Collected data entries
--*--
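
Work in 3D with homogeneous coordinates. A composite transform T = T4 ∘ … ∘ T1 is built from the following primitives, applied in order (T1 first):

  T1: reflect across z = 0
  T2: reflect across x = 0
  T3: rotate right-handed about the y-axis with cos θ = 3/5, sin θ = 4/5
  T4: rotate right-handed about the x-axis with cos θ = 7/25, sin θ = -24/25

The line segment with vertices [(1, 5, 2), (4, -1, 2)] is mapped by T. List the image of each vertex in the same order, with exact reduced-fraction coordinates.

image vertices: (-11/5, 127/125, -614/125), (-4, 41/25, 38/25)

T1 reflect across z = 0: (1, 5, 2) → (1, 5, -2); (4, -1, 2) → (4, -1, -2)
T2 reflect across x = 0: (1, 5, -2) → (-1, 5, -2); (4, -1, -2) → (-4, -1, -2)
T3 rotate right-handed about the y-axis with cos θ = 3/5, sin θ = 4/5: (-1, 5, -2) → (-11/5, 5, -2/5); (-4, -1, -2) → (-4, -1, 2)
T4 rotate right-handed about the x-axis with cos θ = 7/25, sin θ = -24/25: (-11/5, 5, -2/5) → (-11/5, 127/125, -614/125); (-4, -1, 2) → (-4, 41/25, 38/25)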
--*--
### BRIEF
Reproduce exactly the lines above from the line with "T1: reflect across z = 0" to the line with "T4: rotate right-handed", including both, and add nothing.

### OUTPUT
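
  T1: reflect across z = 0
  T2: reflect across x = 0
  T3: rotate right-handed about the y-axis with cos θ = 3/5, sin θ = 4/5
  T4: rotate right-handed about the x-axis with cos θ = 7/25, sin θ = -24/25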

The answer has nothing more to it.